RAW DATA:
□ □ □ □ □ □ □

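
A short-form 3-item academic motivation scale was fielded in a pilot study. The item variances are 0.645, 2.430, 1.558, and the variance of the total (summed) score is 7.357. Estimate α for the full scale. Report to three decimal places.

α = 0.555

Σσ²ᵢ = 0.645 + 2.430 + 1.558 = 4.633
α = (k/(k−1))·(1 − Σσ²ᵢ/total variance) = (3/2)·(1 − 4.633/7.357) = 0.555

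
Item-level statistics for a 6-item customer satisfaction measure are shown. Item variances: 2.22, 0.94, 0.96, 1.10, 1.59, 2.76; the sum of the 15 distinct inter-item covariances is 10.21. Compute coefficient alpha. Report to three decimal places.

α = 0.817

ΣVar(i) = 2.22 + 0.94 + 0.96 + 1.10 + 1.59 + 2.76 = 9.57
Sum of distinct covariances = 10.21
total variance = ΣVar(i) + 2·Σcov = 9.57 + 2 × 10.21 = 29.99
α = (6/5)·(1 − 9.57/29.99) = 0.817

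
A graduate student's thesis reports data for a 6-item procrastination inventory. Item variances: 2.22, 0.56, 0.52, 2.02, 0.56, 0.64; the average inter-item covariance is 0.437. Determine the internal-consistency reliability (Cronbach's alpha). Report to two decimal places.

Σσᵢ² = 2.22 + 0.56 + 0.52 + 2.02 + 0.56 + 0.64 = 6.52
Sum of the 15 distinct covariances = 15 × 0.437 = 6.555
total variance = Σσᵢ² + 2·Σcov = 6.52 + 2 × 6.555 = 19.630
α = (6/5)·(1 − 6.52/19.630) = 0.80

α = 0.80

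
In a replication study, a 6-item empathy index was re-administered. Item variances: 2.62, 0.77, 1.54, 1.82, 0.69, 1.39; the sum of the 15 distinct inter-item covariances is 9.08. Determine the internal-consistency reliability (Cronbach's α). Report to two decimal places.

α = 0.81

Σσ²ᵢ = 2.62 + 0.77 + 1.54 + 1.82 + 0.69 + 1.39 = 8.83
Sum of distinct covariances = 9.08
Var(T) = Σσ²ᵢ + 2·Σcov = 8.83 + 2 × 9.08 = 26.99
α = (6/5)·(1 − 8.83/26.99) = 0.81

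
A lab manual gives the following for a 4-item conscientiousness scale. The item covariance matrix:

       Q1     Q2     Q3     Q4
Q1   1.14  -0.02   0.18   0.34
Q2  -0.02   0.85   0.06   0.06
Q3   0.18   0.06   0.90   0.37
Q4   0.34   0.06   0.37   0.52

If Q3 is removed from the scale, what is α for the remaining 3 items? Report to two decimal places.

α = 0.35

Remaining items: Q1, Q2, Q4 (k = 3).
ΣVar(i) = 1.14 + 0.85 + 0.52 = 2.51
σ²_total = 2.51 + 2 × 0.38 = 3.27
α (item deleted) = (3/2)·(1 − 2.51/3.27) = 0.35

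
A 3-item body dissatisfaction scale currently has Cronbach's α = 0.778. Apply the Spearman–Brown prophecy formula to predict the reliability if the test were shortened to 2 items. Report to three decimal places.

Length factor m = 2/3 = 0.6667
α' = m·α / (1 − (1−m)·α)
   = 2/3 × 0.778 / (1 − (1 − 2/3) × 0.778)
   = 0.5187 / 0.7407 = 0.700

predicted reliability = 0.700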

□ □ □ □ □ □ □

TASK DESCRIPTION:
Set down the records above once more, exactly as they stand.

FINISHED TASK:
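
A short-form 3-item academic motivation scale was fielded in a pilot study. The item variances are 0.645, 2.430, 1.558, and the variance of the total (summed) score is 7.357. Estimate α for the full scale. Report to three decimal places.

α = 0.555

Σσ²ᵢ = 0.645 + 2.430 + 1.558 = 4.633
α = (k/(k−1))·(1 − Σσ²ᵢ/total variance) = (3/2)·(1 − 4.633/7.357) = 0.555

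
Item-level statistics for a 6-item customer satisfaction measure are shown. Item variances: 2.22, 0.94, 0.96, 1.10, 1.59, 2.76; the sum of the 15 distinct inter-item covariances is 10.21. Compute coefficient alpha. Report to three decimal places.

α = 0.817

ΣVar(i) = 2.22 + 0.94 + 0.96 + 1.10 + 1.59 + 2.76 = 9.57
Sum of distinct covariances = 10.21
total variance = ΣVar(i) + 2·Σcov = 9.57 + 2 × 10.21 = 29.99
α = (6/5)·(1 − 9.57/29.99) = 0.817

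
A graduate student's thesis reports data for a 6-item procrastination inventory. Item variances: 2.22, 0.56, 0.52, 2.02, 0.56, 0.64; the average inter-item covariance is 0.437. Determine the internal-consistency reliability (Cronbach's alpha). Report to two decimal places.

Σσᵢ² = 2.22 + 0.56 + 0.52 + 2.02 + 0.56 + 0.64 = 6.52
Sum of the 15 distinct covariances = 15 × 0.437 = 6.555
total variance = Σσᵢ² + 2·Σcov = 6.52 + 2 × 6.555 = 19.630
α = (6/5)·(1 − 6.52/19.630) = 0.80

α = 0.80

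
In a replication study, a 6-item empathy index was re-administered. Item variances: 2.62, 0.77, 1.54, 1.82, 0.69, 1.39; the sum of the 15 distinct inter-item covariances is 9.08. Determine the internal-consistency reliability (Cronbach's α). Report to two decimal places.

α = 0.81

Σσ²ᵢ = 2.62 + 0.77 + 1.54 + 1.82 + 0.69 + 1.39 = 8.83
Sum of distinct covariances = 9.08
Var(T) = Σσ²ᵢ + 2·Σcov = 8.83 + 2 × 9.08 = 26.99
α = (6/5)·(1 − 8.83/26.99) = 0.81

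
A lab manual gives the following for a 4-item conscientiousness scale. The item covariance matrix:

       Q1     Q2     Q3     Q4
Q1   1.14  -0.02   0.18   0.34
Q2  -0.02   0.85   0.06   0.06
Q3   0.18   0.06   0.90   0.37
Q4   0.34   0.06   0.37   0.52

If Q3 is removed from the scale, what is α for the remaining 3 items? Report to two decimal places.

α = 0.35

Remaining items: Q1, Q2, Q4 (k = 3).
ΣVar(i) = 1.14 + 0.85 + 0.52 = 2.51
σ²_total = 2.51 + 2 × 0.38 = 3.27
α (item deleted) = (3/2)·(1 − 2.51/3.27) = 0.35

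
A 3-item body dissatisfaction scale currently has Cronbach's α = 0.778. Apply the Spearman–Brown prophecy formula to predict the reliability if the test were shortened to 2 items. Report to three decimal places.

Length factor m = 2/3 = 0.6667
α' = m·α / (1 − (1−m)·α)
   = 2/3 × 0.778 / (1 − (1 − 2/3) × 0.778)
   = 0.5187 / 0.7407 = 0.700

predicted reliability = 0.700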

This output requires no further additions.